[PROBLEM TO WORK ON]: Every record that follows must be set down word for word.

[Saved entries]
*** Block opens ***
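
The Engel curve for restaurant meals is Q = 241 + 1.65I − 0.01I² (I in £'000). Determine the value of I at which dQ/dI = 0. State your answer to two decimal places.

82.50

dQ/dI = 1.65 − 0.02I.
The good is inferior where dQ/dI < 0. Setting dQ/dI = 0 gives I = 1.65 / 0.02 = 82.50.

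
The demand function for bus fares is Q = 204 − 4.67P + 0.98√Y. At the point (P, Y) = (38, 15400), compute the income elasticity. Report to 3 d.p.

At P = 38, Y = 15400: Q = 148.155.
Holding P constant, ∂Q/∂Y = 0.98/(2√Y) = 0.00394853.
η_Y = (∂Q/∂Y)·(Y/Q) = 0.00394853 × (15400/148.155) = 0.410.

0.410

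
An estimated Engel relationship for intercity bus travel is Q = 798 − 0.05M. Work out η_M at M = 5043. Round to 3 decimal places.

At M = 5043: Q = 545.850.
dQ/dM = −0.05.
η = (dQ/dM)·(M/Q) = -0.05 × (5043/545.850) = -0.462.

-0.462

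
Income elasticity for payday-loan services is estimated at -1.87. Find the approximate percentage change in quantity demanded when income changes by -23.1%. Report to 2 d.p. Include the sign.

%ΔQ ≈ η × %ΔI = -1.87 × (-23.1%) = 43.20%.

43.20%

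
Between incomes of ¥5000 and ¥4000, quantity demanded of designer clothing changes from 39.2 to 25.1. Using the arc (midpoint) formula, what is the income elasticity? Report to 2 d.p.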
*** Block closes ***
[RESPONSE BOX]:
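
The Engel curve for restaurant meals is Q = 241 + 1.65I − 0.01I² (I in £'000). Determine the value of I at which dQ/dI = 0. State your answer to two decimal places.

82.50

dQ/dI = 1.65 − 0.02I.
The good is inferior where dQ/dI < 0. Setting dQ/dI = 0 gives I = 1.65 / 0.02 = 82.50.

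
The demand function for bus fares is Q = 204 − 4.67P + 0.98√Y. At the point (P, Y) = (38, 15400), compute the income elasticity. Report to 3 d.p.

At P = 38, Y = 15400: Q = 148.155.
Holding P constant, ∂Q/∂Y = 0.98/(2√Y) = 0.00394853.
η_Y = (∂Q/∂Y)·(Y/Q) = 0.00394853 × (15400/148.155) = 0.410.

0.410

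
An estimated Engel relationship for intercity bus travel is Q = 798 − 0.05M. Work out η_M at M = 5043. Round to 3 decimal places.

At M = 5043: Q = 545.850.
dQ/dM = −0.05.
η = (dQ/dM)·(M/Q) = -0.05 × (5043/545.850) = -0.462.

-0.462

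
Income elasticity for payday-loan services is estimated at -1.87. Find the approximate percentage change in quantity demanded when income changes by -23.1%. Report to 2 d.p. Include the sign.

%ΔQ ≈ η × %ΔI = -1.87 × (-23.1%) = 43.20%.

43.20%

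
Between incomes of ¥5000 and ¥4000, quantity demanded of designer clothing changes from 39.2 to 25.1. Using the arc (midpoint) formula, what is the income elasticity? Report to 2 d.p.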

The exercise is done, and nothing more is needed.